Saved entries:
☆ ☆ ☆
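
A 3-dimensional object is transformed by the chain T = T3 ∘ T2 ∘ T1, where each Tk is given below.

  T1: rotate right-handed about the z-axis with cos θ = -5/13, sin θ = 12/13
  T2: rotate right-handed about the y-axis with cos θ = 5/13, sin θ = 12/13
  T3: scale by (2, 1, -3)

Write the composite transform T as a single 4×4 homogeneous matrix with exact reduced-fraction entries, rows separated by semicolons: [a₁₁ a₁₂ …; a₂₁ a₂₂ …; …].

T = [-50/169 -120/169 24/13 0; 12/13 -5/13 0 0; -180/169 -432/169 -15/13 0; 0 0 0 1]

T1 = [-5/13 -12/13 0 0; 12/13 -5/13 0 0; 0 0 1 0; 0 0 0 1]
T2·T1 = [-25/169 -60/169 12/13 0; 12/13 -5/13 0 0; 60/169 144/169 5/13 0; 0 0 0 1]
T3·…·T1 = [-50/169 -120/169 24/13 0; 12/13 -5/13 0 0; -180/169 -432/169 -15/13 0; 0 0 0 1]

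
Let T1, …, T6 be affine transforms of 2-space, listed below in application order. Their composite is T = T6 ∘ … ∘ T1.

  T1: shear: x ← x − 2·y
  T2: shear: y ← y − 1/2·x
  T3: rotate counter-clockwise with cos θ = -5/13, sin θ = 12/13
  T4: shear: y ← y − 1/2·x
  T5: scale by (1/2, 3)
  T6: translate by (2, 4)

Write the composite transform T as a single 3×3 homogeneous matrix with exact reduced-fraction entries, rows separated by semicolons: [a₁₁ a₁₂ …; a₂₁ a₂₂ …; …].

T = [1/26 -7/13 2; 42/13 -81/13 4; 0 0 1]

T1 = [1 -2 0; 0 1 0; 0 0 1]
T2·T1 = [1 -2 0; -1/2 2 0; 0 0 1]
T3·…·T1 = [1/13 -14/13 0; 29/26 -34/13 0; 0 0 1]
T4·…·T1 = [1/13 -14/13 0; 14/13 -27/13 0; 0 0 1]
T5·…·T1 = [1/26 -7/13 0; 42/13 -81/13 0; 0 0 1]
T6·…·T1 = [1/26 -7/13 2; 42/13 -81/13 4; 0 0 1]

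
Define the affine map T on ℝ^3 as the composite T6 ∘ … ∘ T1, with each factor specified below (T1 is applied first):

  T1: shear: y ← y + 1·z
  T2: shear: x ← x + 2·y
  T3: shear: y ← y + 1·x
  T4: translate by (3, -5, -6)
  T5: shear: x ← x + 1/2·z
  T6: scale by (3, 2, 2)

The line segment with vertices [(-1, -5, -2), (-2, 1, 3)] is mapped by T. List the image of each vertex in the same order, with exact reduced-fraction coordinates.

T1 shear: y ← y + 1·z: (-1, -5, -2) → (-1, -7, -2); (-2, 1, 3) → (-2, 4, 3)
T2 shear: x ← x + 2·y: (-1, -7, -2) → (-15, -7, -2); (-2, 4, 3) → (6, 4, 3)
T3 shear: y ← y + 1·x: (-15, -7, -2) → (-15, -22, -2); (6, 4, 3) → (6, 10, 3)
T4 translate by (3, -5, -6): (-15, -22, -2) → (-12, -27, -8); (6, 10, 3) → (9, 5, -3)
T5 shear: x ← x + 1/2·z: (-12, -27, -8) → (-16, -27, -8); (9, 5, -3) → (15/2, 5, -3)
T6 scale by (3, 2, 2): (-16, -27, -8) → (-48, -54, -16); (15/2, 5, -3) → (45/2, 10, -6)

image vertices: (-48, -54, -16), (45/2, 10, -6)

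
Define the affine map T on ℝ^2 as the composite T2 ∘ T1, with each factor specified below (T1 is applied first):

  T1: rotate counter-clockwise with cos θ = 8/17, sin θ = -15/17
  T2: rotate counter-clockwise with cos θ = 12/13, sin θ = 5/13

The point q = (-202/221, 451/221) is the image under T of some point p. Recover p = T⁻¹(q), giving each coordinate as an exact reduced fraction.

p = (-2, 1)

T1 = [8/17 15/17 0; -15/17 8/17 0; 0 0 1]
T2·T1 = [171/221 140/221 0; -140/221 171/221 0; 0 0 1]
det M = 1; M⁻¹ = [171/221 -140/221 0; 140/221 171/221 0; 0 0 1]
M⁻¹ · (-202/221, 451/221)ᵀ = (-2, 1)ᵀ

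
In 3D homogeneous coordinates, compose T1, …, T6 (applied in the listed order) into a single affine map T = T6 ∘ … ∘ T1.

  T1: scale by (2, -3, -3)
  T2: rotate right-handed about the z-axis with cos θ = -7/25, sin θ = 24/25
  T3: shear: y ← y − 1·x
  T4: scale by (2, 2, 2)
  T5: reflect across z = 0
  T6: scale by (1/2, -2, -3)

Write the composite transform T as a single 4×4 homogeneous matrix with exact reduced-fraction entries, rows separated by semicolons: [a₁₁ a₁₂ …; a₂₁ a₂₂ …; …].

T1 = [2 0 0 0; 0 -3 0 0; 0 0 -3 0; 0 0 0 1]
T2·T1 = [-14/25 72/25 0 0; 48/25 21/25 0 0; 0 0 -3 0; 0 0 0 1]
T3·…·T1 = [-14/25 72/25 0 0; 62/25 -51/25 0 0; 0 0 -3 0; 0 0 0 1]
T4·…·T1 = [-28/25 144/25 0 0; 124/25 -102/25 0 0; 0 0 -6 0; 0 0 0 1]
T5·…·T1 = [-28/25 144/25 0 0; 124/25 -102/25 0 0; 0 0 6 0; 0 0 0 1]
T6·…·T1 = [-14/25 72/25 0 0; -248/25 204/25 0 0; 0 0 -18 0; 0 0 0 1]

T = [-14/25 72/25 0 0; -248/25 204/25 0 0; 0 0 -18 0; 0 0 0 1]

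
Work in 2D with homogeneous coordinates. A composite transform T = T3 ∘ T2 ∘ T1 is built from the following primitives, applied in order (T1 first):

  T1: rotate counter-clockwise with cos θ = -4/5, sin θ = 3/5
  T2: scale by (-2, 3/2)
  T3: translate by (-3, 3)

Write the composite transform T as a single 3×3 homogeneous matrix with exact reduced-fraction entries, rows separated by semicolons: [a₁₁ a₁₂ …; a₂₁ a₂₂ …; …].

T = [8/5 6/5 -3; 9/10 -6/5 3; 0 0 1]

T1 = [-4/5 -3/5 0; 3/5 -4/5 0; 0 0 1]
T2·T1 = [8/5 6/5 0; 9/10 -6/5 0; 0 0 1]
T3·…·T1 = [8/5 6/5 -3; 9/10 -6/5 3; 0 0 1]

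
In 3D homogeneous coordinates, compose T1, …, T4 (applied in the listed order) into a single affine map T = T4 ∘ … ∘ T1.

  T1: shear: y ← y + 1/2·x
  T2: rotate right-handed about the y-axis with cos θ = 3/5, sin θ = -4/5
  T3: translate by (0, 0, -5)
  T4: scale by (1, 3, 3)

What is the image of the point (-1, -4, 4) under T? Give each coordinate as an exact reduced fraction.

T1 shear: y ← y + 1/2·x: (-1, -4, 4) → (-1, -9/2, 4)
T2 rotate right-handed about the y-axis with cos θ = 3/5, sin θ = -4/5: (-1, -9/2, 4) → (-19/5, -9/2, 8/5)
T3 translate by (0, 0, -5): (-19/5, -9/2, 8/5) → (-19/5, -9/2, -17/5)
T4 scale by (1, 3, 3): (-19/5, -9/2, -17/5) → (-19/5, -27/2, -51/5)

T(p) = (-19/5, -27/2, -51/5)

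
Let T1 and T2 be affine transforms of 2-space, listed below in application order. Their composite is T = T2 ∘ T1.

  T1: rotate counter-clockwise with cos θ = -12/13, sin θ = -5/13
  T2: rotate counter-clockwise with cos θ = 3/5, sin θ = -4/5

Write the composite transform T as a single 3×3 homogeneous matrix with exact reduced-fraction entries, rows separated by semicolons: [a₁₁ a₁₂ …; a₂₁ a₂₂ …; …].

T1 = [-12/13 5/13 0; -5/13 -12/13 0; 0 0 1]
T2·T1 = [-56/65 -33/65 0; 33/65 -56/65 0; 0 0 1]

T = [-56/65 -33/65 0; 33/65 -56/65 0; 0 0 1]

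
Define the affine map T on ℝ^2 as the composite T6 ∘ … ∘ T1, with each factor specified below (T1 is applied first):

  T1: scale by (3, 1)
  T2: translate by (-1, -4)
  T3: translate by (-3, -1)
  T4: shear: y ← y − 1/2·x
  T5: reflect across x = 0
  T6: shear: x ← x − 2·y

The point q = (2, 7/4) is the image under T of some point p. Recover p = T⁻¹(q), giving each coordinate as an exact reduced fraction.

p = (-1/2, 4)

T1 = [3 0 0; 0 1 0; 0 0 1]
T2·T1 = [3 0 -1; 0 1 -4; 0 0 1]
T3·…·T1 = [3 0 -4; 0 1 -5; 0 0 1]
T4·…·T1 = [3 0 -4; -3/2 1 -3; 0 0 1]
T5·…·T1 = [-3 0 4; -3/2 1 -3; 0 0 1]
T6·…·T1 = [0 -2 10; -3/2 1 -3; 0 0 1]
det M = -3; M⁻¹ = [-1/3 -2/3 4/3; -1/2 0 5; 0 0 1]
M⁻¹ · (2, 7/4)ᵀ = (-1/2, 4)ᵀ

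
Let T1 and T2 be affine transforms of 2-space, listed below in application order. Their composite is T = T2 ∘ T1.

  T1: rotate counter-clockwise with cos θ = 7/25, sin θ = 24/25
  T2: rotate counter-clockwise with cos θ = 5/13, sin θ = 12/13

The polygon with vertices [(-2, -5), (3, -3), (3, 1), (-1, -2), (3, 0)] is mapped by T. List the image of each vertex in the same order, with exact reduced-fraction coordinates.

image vertices: (1526/325, 857/325), (-147/325, 1371/325), (-963/325, 359/325), (661/325, 302/325), (-759/325, 612/325)

T1 rotate counter-clockwise with cos θ = 7/25, sin θ = 24/25: (-2, -5) → (106/25, -83/25); (3, -3) → (93/25, 51/25); (3, 1) → (-3/25, 79/25); (-1, -2) → (41/25, -38/25); (3, 0) → (21/25, 72/25)
T2 rotate counter-clockwise with cos θ = 5/13, sin θ = 12/13: (106/25, -83/25) → (1526/325, 857/325); (93/25, 51/25) → (-147/325, 1371/325); (-3/25, 79/25) → (-963/325, 359/325); (41/25, -38/25) → (661/325, 302/325); (21/25, 72/25) → (-759/325, 612/325)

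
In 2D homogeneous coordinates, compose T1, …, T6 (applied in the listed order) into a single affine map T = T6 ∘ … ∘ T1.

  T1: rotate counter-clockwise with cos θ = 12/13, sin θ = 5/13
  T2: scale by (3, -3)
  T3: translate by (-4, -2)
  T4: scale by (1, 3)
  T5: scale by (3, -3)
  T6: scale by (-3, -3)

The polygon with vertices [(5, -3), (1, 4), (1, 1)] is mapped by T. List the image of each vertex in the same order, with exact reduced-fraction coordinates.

T1 rotate counter-clockwise with cos θ = 12/13, sin θ = 5/13: (5, -3) → (75/13, -11/13); (1, 4) → (-8/13, 53/13); (1, 1) → (7/13, 17/13)
T2 scale by (3, -3): (75/13, -11/13) → (225/13, 33/13); (-8/13, 53/13) → (-24/13, -159/13); (7/13, 17/13) → (21/13, -51/13)
T3 translate by (-4, -2): (225/13, 33/13) → (173/13, 7/13); (-24/13, -159/13) → (-76/13, -185/13); (21/13, -51/13) → (-31/13, -77/13)
T4 scale by (1, 3): (173/13, 7/13) → (173/13, 21/13); (-76/13, -185/13) → (-76/13, -555/13); (-31/13, -77/13) → (-31/13, -231/13)
T5 scale by (3, -3): (173/13, 21/13) → (519/13, -63/13); (-76/13, -555/13) → (-228/13, 1665/13); (-31/13, -231/13) → (-93/13, 693/13)
T6 scale by (-3, -3): (519/13, -63/13) → (-1557/13, 189/13); (-228/13, 1665/13) → (684/13, -4995/13); (-93/13, 693/13) → (279/13, -2079/13)

image vertices: (-1557/13, 189/13), (684/13, -4995/13), (279/13, -2079/13)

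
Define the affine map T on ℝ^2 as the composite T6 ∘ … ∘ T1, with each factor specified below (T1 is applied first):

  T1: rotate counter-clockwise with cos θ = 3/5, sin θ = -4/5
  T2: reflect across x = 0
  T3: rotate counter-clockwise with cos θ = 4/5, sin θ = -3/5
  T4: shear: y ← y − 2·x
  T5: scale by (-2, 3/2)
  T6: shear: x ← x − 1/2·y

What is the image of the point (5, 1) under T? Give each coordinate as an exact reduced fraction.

T1 rotate counter-clockwise with cos θ = 3/5, sin θ = -4/5: (5, 1) → (19/5, -17/5)
T2 reflect across x = 0: (19/5, -17/5) → (-19/5, -17/5)
T3 rotate counter-clockwise with cos θ = 4/5, sin θ = -3/5: (-19/5, -17/5) → (-127/25, -11/25)
T4 shear: y ← y − 2·x: (-127/25, -11/25) → (-127/25, 243/25)
T5 scale by (-2, 3/2): (-127/25, 243/25) → (254/25, 729/50)
T6 shear: x ← x − 1/2·y: (254/25, 729/50) → (287/100, 729/50)

T(p) = (287/100, 729/50)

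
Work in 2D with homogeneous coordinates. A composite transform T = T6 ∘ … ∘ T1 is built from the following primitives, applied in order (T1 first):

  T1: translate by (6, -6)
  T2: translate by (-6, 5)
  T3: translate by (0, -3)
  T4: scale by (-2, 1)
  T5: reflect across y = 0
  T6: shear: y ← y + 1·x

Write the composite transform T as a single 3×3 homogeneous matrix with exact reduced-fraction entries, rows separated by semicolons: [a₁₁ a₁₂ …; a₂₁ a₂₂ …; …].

T1 = [1 0 6; 0 1 -6; 0 0 1]
T2·T1 = [1 0 0; 0 1 -1; 0 0 1]
T3·…·T1 = [1 0 0; 0 1 -4; 0 0 1]
T4·…·T1 = [-2 0 0; 0 1 -4; 0 0 1]
T5·…·T1 = [-2 0 0; 0 -1 4; 0 0 1]
T6·…·T1 = [-2 0 0; -2 -1 4; 0 0 1]

T = [-2 0 0; -2 -1 4; 0 0 1]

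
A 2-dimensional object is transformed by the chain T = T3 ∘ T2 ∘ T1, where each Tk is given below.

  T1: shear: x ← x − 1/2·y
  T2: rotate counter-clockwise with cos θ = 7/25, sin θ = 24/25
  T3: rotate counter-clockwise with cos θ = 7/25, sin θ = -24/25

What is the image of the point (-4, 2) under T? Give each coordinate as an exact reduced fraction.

T(p) = (-5, 2)

T1 shear: x ← x − 1/2·y: (-4, 2) → (-5, 2)
T2 rotate counter-clockwise with cos θ = 7/25, sin θ = 24/25: (-5, 2) → (-83/25, -106/25)
T3 rotate counter-clockwise with cos θ = 7/25, sin θ = -24/25: (-83/25, -106/25) → (-5, 2)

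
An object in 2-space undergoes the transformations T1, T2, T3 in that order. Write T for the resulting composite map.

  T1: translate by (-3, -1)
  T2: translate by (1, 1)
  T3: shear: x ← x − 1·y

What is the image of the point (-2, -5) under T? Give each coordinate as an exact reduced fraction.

T(p) = (1, -5)

T1 translate by (-3, -1): (-2, -5) → (-5, -6)
T2 translate by (1, 1): (-5, -6) → (-4, -5)
T3 shear: x ← x − 1·y: (-4, -5) → (1, -5)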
☆ ☆ ☆
:: WORK ITEM ::
A verbatim transcription is needed of the lines above, starting at the line with "The point q = (2, 7/4)" and ending at the line with "T2: rotate counter-clockwise with cos θ = 5/13, sin", both included, and of nothing else.

:: YOUR SOLUTION ::
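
The point q = (2, 7/4) is the image under T of some point p. Recover p = T⁻¹(q), giving each coordinate as an exact reduced fraction.

p = (-1/2, 4)

T1 = [3 0 0; 0 1 0; 0 0 1]
T2·T1 = [3 0 -1; 0 1 -4; 0 0 1]
T3·…·T1 = [3 0 -4; 0 1 -5; 0 0 1]
T4·…·T1 = [3 0 -4; -3/2 1 -3; 0 0 1]
T5·…·T1 = [-3 0 4; -3/2 1 -3; 0 0 1]
T6·…·T1 = [0 -2 10; -3/2 1 -3; 0 0 1]
det M = -3; M⁻¹ = [-1/3 -2/3 4/3; -1/2 0 5; 0 0 1]
M⁻¹ · (2, 7/4)ᵀ = (-1/2, 4)ᵀ

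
Let T1 and T2 be affine transforms of 2-space, listed below in application order. Their composite is T = T2 ∘ T1.

  T1: rotate counter-clockwise with cos θ = 7/25, sin θ = 24/25
  T2: rotate counter-clockwise with cos θ = 5/13, sin θ = 12/13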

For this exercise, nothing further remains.